:: DATA EXTRACTS ::

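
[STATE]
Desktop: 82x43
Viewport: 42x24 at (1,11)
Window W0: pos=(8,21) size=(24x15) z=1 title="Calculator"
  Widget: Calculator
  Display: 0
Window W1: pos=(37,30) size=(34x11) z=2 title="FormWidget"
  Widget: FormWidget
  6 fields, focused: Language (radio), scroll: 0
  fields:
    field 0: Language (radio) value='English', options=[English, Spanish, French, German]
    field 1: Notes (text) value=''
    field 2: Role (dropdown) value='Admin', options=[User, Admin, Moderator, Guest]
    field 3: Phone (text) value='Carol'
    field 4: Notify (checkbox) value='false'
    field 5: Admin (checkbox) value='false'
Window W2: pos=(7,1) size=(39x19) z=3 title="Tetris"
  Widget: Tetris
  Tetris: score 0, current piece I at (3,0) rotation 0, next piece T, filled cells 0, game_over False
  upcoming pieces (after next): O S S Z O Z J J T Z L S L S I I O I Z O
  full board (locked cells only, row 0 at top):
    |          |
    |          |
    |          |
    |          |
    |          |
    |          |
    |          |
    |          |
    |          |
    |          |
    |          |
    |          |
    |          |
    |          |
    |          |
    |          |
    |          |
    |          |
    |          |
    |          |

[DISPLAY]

      ┃          │0                       
      ┃          │                        
      ┃          │                        
      ┃          │                        
      ┃          │                        
      ┃          │                        
      ┃          │                        
      ┃          │                        
      ┗━━━━━━━━━━━━━━━━━━━━━━━━━━━━━━━━━━━
                                          
       ┏━━━━━━━━━━━━━━━━━━━━━━┓           
       ┃ Calculator           ┃           
       ┠──────────────────────┨           
       ┃                     0┃           
       ┃┌───┬───┬───┬───┐     ┃           
       ┃│ 7 │ 8 │ 9 │ ÷ │     ┃           
       ┃├───┼───┼───┼───┤     ┃           
       ┃│ 4 │ 5 │ 6 │ × │     ┃           
       ┃├───┼───┼───┼───┤     ┃           
       ┃│ 1 │ 2 │ 3 │ - │     ┃     ┏━━━━━
       ┃├───┼───┼───┼───┤     ┃     ┃ Form
       ┃│ 0 │ . │ = │ + │     ┃     ┠─────
       ┃├───┼───┼───┼───┤     ┃     ┃> Lan
       ┃│ C │ MC│ MR│ M+│     ┃     ┃  Not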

:: WORK ORDER ::
Within the records above, work out on how many lines the string "options" appears, and give only that number.

:: TASK OUTPUT ::
2